**ASSIGNMENT:**
Filter the data below, keeping only lines that contain "lighter".

Start of DATA SHOWN

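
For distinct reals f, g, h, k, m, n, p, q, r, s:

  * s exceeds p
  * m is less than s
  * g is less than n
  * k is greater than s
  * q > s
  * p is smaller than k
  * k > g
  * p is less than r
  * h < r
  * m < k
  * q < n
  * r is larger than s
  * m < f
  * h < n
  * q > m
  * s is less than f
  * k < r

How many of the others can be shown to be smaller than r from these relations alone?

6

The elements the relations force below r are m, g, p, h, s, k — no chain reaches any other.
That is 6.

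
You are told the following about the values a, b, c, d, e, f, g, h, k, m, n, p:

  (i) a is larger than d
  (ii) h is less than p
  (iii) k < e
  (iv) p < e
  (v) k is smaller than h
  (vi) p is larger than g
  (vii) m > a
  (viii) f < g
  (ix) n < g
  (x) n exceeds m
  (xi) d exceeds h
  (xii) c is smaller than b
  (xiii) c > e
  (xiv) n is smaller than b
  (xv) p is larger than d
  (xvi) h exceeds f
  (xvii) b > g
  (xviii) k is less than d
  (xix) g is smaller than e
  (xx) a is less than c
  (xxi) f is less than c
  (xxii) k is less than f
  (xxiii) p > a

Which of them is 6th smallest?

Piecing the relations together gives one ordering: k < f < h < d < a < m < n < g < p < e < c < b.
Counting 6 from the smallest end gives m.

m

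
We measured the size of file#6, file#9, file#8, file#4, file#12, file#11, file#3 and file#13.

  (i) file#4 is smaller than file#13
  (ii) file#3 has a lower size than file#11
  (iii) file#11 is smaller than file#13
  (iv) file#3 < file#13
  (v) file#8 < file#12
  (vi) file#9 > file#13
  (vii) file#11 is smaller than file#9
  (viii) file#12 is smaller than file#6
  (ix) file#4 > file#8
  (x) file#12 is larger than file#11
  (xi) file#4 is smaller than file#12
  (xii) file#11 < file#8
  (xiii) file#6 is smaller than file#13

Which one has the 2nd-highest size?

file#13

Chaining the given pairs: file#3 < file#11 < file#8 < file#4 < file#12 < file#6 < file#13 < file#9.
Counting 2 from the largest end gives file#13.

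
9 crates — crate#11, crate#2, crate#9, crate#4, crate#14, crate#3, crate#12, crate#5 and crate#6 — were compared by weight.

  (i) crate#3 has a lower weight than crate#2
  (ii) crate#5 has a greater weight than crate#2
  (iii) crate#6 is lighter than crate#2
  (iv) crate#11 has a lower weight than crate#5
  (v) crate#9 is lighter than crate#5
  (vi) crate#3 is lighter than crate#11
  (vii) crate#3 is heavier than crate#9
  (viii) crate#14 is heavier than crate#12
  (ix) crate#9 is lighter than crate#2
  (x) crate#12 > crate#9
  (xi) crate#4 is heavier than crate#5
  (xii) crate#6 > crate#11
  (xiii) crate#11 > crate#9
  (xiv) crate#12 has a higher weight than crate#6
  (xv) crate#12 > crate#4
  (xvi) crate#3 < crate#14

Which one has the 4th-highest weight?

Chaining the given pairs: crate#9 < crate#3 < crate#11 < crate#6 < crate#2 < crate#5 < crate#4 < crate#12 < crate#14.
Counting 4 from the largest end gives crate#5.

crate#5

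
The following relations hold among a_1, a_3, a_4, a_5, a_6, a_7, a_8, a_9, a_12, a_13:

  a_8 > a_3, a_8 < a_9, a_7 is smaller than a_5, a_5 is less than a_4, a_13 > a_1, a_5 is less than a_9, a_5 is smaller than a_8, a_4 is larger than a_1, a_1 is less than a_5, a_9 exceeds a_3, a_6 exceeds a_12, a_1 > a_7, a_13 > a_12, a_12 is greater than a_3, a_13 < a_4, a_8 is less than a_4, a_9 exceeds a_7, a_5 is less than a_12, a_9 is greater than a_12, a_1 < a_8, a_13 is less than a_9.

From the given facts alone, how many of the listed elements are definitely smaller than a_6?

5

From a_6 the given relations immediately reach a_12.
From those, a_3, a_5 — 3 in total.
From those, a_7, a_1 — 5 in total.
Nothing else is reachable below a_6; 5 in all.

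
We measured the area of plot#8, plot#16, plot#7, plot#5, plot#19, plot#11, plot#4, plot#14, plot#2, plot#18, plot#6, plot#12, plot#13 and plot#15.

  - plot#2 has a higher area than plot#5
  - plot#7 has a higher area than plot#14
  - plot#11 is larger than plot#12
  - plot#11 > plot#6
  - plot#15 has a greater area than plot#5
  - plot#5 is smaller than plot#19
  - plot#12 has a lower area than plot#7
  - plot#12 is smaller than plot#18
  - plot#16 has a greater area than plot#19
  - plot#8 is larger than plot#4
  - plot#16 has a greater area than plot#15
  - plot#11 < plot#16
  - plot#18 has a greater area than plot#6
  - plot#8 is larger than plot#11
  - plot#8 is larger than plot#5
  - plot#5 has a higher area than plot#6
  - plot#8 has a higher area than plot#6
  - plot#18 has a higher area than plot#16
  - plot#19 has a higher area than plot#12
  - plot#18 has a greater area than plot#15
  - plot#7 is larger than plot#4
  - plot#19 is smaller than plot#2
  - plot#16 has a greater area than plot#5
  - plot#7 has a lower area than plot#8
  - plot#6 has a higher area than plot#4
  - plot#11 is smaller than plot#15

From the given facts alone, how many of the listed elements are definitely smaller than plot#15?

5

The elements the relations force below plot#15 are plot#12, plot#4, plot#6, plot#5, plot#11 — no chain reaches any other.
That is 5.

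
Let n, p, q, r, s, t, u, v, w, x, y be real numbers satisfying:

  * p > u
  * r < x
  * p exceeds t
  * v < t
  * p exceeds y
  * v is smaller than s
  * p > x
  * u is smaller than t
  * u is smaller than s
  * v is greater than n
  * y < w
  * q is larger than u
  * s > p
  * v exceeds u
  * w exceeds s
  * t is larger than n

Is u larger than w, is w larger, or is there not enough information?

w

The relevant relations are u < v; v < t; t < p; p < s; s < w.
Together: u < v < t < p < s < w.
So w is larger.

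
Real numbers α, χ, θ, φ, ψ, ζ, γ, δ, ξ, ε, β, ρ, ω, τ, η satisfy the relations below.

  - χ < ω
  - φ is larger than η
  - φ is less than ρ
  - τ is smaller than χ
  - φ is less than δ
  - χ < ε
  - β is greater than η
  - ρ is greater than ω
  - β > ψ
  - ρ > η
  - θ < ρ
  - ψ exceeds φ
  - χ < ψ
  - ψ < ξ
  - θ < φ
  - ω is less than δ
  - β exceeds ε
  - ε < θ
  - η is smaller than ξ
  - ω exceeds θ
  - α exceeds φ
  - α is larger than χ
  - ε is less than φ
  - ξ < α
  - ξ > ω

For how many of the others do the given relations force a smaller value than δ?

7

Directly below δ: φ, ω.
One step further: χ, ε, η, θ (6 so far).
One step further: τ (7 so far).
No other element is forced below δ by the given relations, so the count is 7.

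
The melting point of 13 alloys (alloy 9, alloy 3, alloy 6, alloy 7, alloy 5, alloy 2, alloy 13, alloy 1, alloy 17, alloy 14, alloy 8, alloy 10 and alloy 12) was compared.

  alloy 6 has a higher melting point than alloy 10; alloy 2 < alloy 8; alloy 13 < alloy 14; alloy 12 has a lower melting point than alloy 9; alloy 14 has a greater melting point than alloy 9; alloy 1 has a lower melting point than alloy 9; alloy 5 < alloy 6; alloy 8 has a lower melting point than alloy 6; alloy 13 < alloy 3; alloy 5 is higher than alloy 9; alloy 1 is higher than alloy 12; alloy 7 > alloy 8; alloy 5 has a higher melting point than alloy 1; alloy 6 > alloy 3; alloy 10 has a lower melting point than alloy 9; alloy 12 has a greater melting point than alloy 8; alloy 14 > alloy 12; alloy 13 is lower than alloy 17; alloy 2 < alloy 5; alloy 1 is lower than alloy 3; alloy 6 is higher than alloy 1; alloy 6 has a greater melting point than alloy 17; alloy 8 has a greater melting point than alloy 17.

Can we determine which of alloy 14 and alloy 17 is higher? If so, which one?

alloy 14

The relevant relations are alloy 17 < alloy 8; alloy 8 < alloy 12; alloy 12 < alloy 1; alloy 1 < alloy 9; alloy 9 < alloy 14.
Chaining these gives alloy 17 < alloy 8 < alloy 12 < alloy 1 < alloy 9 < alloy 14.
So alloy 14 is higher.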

End of DATA SHOWN
Start of DATA SHOWN

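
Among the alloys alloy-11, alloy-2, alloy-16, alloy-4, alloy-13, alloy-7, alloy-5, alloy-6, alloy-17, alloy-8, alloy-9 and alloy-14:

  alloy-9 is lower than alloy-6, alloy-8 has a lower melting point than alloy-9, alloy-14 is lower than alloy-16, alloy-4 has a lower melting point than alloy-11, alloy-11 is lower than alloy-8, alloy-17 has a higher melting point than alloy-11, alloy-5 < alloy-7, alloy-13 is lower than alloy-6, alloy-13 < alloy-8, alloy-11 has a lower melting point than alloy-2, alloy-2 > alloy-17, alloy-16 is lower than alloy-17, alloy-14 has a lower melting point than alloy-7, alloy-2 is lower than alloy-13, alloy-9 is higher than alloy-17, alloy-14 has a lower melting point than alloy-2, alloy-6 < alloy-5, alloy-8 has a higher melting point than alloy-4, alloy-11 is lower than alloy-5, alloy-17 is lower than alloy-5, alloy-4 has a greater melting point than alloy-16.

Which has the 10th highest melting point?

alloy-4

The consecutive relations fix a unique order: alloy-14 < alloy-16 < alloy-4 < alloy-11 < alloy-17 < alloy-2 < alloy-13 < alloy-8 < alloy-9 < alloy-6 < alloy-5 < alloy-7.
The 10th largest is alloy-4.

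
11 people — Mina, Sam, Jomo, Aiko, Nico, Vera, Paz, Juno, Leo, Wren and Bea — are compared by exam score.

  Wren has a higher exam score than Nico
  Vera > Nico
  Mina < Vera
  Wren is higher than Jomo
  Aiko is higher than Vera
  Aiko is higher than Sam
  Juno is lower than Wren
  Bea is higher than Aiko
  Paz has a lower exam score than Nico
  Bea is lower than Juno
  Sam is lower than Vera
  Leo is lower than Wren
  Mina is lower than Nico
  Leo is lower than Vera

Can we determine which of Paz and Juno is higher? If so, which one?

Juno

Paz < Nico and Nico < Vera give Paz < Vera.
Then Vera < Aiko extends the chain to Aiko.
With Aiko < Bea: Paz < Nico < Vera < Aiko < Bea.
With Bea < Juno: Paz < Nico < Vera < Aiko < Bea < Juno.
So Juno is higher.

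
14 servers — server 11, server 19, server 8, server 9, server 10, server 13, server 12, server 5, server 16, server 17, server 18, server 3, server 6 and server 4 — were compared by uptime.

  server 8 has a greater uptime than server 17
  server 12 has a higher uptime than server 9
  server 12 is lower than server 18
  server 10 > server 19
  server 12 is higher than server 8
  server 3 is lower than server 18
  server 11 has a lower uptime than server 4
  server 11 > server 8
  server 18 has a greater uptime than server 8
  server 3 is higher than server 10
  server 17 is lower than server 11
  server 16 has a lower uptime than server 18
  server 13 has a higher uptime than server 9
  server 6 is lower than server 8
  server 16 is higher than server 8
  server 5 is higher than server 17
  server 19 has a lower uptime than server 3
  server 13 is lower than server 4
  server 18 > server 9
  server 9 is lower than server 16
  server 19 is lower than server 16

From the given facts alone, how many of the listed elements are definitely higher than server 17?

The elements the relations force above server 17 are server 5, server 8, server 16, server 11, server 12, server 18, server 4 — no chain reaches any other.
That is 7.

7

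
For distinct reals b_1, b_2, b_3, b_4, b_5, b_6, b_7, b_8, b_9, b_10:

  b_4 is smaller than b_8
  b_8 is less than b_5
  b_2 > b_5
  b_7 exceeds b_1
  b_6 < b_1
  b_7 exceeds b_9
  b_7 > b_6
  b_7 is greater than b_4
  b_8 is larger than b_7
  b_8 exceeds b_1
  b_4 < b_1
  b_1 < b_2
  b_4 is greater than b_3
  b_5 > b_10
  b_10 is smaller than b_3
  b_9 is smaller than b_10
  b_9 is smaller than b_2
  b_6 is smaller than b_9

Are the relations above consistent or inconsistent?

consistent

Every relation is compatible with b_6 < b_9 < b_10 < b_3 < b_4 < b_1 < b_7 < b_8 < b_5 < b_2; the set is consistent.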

End of DATA SHOWN

**ANSWER TO THE EXERCISE:**
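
  (iii) crate#6 is lighter than crate#2
  (v) crate#9 is lighter than crate#5
  (vi) crate#3 is lighter than crate#11
  (ix) crate#9 is lighter than crate#2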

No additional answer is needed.